[Provided records — start]

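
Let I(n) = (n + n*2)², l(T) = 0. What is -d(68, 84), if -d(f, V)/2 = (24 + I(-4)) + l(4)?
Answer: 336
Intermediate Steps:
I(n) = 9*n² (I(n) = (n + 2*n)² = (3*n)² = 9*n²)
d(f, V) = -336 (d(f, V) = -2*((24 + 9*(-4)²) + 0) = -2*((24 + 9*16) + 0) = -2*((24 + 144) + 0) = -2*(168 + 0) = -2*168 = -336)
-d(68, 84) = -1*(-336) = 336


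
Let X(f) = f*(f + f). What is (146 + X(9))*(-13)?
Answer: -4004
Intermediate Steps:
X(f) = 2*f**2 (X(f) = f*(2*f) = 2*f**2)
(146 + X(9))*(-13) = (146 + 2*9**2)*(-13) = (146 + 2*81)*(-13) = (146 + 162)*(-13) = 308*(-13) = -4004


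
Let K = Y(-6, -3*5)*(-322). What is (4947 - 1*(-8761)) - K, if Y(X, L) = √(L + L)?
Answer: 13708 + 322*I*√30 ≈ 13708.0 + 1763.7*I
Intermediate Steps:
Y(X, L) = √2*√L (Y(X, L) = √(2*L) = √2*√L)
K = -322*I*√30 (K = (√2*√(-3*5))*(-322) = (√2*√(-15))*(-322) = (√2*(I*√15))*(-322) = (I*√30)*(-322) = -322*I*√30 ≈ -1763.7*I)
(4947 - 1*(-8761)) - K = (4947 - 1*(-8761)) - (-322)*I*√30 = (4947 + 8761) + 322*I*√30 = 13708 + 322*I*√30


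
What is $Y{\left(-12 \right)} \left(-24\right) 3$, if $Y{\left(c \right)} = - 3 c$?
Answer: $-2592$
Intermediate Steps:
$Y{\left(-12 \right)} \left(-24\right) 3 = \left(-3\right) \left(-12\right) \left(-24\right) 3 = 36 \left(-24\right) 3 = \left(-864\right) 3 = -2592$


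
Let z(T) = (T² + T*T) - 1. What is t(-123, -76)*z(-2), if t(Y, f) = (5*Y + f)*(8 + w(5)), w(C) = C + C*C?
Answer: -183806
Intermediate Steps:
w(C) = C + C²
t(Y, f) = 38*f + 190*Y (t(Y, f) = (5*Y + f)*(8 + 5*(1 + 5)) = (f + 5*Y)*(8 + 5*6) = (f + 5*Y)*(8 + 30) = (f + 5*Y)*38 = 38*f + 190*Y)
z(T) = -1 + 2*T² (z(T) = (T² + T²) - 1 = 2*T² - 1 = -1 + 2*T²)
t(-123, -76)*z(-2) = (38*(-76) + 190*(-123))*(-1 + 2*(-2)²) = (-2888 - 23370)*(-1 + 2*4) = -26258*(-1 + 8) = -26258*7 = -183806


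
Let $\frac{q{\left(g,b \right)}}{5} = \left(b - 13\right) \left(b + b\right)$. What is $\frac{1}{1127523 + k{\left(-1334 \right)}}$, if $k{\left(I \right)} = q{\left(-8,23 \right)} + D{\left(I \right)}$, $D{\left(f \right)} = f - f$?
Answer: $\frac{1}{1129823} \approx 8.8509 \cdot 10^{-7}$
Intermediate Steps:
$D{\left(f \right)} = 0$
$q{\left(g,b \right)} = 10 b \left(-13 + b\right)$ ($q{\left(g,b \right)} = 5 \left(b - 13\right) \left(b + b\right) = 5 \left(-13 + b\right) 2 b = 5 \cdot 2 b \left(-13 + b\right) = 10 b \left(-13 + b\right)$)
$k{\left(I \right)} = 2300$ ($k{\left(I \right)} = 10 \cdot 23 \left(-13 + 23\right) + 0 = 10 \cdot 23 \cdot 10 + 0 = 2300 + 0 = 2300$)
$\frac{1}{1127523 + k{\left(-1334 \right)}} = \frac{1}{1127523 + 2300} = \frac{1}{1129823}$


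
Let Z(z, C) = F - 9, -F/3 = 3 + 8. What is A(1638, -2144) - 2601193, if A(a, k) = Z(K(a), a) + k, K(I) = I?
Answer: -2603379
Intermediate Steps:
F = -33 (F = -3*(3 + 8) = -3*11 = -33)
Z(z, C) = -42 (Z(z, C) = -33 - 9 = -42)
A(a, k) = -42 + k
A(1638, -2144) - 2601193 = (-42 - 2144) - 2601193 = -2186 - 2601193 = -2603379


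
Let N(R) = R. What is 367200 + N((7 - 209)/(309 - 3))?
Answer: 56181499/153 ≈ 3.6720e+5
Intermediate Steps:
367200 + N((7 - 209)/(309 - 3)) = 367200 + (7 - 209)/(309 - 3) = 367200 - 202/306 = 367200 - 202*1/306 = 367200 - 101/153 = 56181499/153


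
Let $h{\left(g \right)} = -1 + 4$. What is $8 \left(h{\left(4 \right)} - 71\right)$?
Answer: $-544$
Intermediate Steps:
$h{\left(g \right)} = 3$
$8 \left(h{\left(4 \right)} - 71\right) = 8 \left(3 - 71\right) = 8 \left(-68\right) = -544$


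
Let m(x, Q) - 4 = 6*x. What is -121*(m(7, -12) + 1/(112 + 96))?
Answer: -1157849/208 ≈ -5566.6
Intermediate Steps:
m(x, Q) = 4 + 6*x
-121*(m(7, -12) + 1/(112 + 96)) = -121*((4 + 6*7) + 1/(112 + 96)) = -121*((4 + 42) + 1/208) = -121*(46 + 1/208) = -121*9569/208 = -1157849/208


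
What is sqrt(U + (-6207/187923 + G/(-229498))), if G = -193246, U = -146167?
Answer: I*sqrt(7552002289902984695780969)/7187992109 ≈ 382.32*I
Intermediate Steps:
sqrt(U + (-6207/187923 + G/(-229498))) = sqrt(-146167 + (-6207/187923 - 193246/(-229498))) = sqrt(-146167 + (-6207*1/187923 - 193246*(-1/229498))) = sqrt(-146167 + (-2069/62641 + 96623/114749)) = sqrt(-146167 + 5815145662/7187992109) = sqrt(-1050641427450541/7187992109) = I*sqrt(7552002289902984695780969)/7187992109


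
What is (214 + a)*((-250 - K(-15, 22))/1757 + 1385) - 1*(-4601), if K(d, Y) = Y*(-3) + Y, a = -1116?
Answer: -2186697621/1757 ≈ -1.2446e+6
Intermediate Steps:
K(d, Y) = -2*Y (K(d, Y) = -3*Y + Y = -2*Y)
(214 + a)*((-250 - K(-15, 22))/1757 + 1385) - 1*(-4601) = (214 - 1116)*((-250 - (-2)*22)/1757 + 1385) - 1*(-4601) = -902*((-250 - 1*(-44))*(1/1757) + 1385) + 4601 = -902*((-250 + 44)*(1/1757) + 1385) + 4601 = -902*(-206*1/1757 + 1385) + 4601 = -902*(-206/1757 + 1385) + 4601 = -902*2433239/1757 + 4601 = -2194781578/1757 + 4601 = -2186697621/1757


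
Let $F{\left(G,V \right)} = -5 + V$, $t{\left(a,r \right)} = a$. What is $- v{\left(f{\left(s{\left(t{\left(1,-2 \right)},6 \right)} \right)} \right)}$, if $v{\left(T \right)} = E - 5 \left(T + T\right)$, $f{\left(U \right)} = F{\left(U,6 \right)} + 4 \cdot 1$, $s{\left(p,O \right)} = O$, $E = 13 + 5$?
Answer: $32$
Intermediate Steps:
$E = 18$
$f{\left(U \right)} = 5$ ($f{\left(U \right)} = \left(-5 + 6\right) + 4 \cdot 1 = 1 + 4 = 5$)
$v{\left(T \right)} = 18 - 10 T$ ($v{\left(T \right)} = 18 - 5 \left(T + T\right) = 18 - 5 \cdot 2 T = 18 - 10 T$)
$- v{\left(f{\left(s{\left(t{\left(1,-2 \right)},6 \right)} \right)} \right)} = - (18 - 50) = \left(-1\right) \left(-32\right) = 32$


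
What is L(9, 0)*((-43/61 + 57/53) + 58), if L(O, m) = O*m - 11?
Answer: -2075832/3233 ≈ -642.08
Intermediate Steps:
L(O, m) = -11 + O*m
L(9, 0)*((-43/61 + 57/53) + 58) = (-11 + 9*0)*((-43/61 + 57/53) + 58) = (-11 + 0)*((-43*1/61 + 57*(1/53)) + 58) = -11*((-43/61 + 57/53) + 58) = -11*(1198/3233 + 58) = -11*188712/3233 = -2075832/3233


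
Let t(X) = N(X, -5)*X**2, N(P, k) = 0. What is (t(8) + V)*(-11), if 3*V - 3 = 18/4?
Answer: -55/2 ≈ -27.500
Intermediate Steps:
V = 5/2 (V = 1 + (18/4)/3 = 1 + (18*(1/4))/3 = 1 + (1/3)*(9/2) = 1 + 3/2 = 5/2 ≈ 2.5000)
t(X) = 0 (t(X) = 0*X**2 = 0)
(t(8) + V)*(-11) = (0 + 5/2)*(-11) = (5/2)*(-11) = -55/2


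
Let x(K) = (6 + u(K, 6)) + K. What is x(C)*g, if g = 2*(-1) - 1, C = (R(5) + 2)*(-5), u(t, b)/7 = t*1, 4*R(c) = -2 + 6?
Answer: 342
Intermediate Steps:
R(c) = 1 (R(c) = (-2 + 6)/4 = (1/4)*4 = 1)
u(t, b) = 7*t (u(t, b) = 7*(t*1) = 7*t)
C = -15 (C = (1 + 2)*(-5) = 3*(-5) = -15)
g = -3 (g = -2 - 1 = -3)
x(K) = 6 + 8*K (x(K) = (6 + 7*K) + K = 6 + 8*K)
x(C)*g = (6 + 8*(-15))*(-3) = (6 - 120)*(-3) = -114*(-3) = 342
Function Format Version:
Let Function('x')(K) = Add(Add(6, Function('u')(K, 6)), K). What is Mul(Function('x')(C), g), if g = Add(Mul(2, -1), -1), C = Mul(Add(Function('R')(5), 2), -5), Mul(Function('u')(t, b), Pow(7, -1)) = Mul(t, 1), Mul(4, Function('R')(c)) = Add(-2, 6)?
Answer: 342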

[Provided records — finish]
[Provided records — start]

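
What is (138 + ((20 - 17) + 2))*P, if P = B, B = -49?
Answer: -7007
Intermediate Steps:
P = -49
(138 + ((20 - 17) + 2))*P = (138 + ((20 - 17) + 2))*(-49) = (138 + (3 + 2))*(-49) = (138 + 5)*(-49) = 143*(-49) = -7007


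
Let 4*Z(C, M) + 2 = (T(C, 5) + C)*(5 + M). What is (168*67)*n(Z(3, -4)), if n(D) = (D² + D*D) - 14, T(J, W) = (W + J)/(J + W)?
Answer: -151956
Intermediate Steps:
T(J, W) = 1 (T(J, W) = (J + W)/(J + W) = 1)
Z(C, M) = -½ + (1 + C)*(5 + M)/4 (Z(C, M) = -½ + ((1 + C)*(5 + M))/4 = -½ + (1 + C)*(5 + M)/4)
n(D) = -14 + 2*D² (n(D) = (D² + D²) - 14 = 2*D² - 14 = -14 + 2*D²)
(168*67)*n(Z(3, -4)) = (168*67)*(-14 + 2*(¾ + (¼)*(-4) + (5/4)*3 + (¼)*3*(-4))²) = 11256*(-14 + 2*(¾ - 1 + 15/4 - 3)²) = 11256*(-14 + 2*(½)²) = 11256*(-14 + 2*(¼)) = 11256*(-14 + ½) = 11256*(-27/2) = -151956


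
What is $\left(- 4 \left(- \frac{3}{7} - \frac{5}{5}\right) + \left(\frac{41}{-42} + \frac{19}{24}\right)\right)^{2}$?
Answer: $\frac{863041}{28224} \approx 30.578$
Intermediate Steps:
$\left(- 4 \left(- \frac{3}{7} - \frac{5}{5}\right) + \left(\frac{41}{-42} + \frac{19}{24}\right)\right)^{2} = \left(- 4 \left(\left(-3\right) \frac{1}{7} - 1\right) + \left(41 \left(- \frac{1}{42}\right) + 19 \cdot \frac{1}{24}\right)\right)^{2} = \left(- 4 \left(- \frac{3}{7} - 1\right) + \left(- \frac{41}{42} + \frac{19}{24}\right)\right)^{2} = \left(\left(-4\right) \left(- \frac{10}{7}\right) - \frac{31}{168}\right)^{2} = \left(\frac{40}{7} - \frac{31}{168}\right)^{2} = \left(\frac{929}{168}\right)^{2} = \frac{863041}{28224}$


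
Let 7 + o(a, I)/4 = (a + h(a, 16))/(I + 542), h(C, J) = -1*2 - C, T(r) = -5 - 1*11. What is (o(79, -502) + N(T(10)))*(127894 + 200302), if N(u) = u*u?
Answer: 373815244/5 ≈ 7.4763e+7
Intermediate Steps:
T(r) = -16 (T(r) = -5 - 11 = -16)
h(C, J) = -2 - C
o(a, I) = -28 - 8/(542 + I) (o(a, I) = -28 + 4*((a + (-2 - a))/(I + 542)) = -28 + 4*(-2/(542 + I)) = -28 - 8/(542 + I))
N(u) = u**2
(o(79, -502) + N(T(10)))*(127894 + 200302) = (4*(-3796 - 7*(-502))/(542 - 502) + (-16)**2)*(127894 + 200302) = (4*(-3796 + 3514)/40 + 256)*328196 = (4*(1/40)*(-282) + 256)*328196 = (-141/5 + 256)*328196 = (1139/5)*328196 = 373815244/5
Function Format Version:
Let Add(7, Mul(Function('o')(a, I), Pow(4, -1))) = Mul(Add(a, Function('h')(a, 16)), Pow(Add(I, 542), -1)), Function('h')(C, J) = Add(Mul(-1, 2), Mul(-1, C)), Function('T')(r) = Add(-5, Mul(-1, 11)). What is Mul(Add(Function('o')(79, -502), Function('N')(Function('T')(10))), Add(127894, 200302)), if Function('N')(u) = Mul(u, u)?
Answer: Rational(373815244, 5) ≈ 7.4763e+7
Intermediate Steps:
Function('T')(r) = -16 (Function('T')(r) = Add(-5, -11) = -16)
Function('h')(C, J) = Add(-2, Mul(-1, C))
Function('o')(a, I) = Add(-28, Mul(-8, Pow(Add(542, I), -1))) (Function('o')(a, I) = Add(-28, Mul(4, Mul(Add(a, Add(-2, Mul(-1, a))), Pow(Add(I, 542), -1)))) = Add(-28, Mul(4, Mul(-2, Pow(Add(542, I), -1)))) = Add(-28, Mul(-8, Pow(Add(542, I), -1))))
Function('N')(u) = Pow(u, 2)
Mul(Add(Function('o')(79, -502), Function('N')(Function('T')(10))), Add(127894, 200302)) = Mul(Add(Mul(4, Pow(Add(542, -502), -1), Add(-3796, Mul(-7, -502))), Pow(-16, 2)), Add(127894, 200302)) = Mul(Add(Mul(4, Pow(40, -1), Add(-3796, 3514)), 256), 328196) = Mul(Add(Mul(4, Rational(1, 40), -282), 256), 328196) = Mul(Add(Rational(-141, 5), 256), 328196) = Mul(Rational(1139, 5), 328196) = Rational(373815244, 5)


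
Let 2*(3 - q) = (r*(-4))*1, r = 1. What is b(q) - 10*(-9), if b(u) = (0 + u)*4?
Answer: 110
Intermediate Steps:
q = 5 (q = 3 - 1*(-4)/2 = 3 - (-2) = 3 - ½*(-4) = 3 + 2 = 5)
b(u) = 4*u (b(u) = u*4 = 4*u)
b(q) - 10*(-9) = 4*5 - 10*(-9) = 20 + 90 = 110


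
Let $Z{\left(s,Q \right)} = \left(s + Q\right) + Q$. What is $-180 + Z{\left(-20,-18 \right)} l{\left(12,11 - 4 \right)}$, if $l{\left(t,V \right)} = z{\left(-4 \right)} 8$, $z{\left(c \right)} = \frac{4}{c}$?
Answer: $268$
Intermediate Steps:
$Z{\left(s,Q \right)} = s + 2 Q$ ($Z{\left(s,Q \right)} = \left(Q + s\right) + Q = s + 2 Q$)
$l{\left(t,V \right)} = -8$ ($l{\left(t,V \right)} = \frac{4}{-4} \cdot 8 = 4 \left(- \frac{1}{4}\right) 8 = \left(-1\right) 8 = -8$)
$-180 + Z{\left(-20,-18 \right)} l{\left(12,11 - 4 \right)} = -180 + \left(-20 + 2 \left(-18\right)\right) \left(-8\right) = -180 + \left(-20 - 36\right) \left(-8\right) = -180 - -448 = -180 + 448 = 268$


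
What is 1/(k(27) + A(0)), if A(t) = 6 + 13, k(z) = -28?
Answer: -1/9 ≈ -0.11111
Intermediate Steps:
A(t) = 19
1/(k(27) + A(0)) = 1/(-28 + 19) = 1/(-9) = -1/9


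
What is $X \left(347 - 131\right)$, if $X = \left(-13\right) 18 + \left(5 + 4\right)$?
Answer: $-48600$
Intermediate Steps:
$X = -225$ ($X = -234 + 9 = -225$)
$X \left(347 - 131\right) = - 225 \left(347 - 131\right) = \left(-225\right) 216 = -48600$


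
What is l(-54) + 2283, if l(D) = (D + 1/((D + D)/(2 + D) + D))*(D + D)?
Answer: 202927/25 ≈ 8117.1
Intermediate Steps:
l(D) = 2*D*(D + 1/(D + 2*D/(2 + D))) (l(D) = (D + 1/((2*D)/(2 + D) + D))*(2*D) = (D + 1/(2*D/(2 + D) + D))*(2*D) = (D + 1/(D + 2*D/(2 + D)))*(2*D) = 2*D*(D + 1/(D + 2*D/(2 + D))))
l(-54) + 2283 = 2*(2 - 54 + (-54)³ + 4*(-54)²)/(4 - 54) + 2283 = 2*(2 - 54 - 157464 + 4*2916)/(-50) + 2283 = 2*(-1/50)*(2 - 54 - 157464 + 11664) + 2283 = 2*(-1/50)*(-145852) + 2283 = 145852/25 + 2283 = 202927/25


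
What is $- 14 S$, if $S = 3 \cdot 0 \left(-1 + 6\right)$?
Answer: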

[Provided records — finish]

◆ **Problem requirements**
For this task, write out exactly the lines of the entries above, starting at the line with "Answer: 336" and ending at the line with "Answer: $-2592$", both included, and no others.

◆ **Solution to this exercise**
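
Answer: 336
Intermediate Steps:
I(n) = 9*n² (I(n) = (n + 2*n)² = (3*n)² = 9*n²)
d(f, V) = -336 (d(f, V) = -2*((24 + 9*(-4)²) + 0) = -2*((24 + 9*16) + 0) = -2*((24 + 144) + 0) = -2*(168 + 0) = -2*168 = -336)
-d(68, 84) = -1*(-336) = 336


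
Let X(f) = f*(f + f). What is (146 + X(9))*(-13)?
Answer: -4004
Intermediate Steps:
X(f) = 2*f**2 (X(f) = f*(2*f) = 2*f**2)
(146 + X(9))*(-13) = (146 + 2*9**2)*(-13) = (146 + 2*81)*(-13) = (146 + 162)*(-13) = 308*(-13) = -4004


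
Let K = Y(-6, -3*5)*(-322). What is (4947 - 1*(-8761)) - K, if Y(X, L) = √(L + L)?
Answer: 13708 + 322*I*√30 ≈ 13708.0 + 1763.7*I
Intermediate Steps:
Y(X, L) = √2*√L (Y(X, L) = √(2*L) = √2*√L)
K = -322*I*√30 (K = (√2*√(-3*5))*(-322) = (√2*√(-15))*(-322) = (√2*(I*√15))*(-322) = (I*√30)*(-322) = -322*I*√30 ≈ -1763.7*I)
(4947 - 1*(-8761)) - K = (4947 - 1*(-8761)) - (-322)*I*√30 = (4947 + 8761) + 322*I*√30 = 13708 + 322*I*√30


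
What is $Y{\left(-12 \right)} \left(-24\right) 3$, if $Y{\left(c \right)} = - 3 c$?
Answer: $-2592$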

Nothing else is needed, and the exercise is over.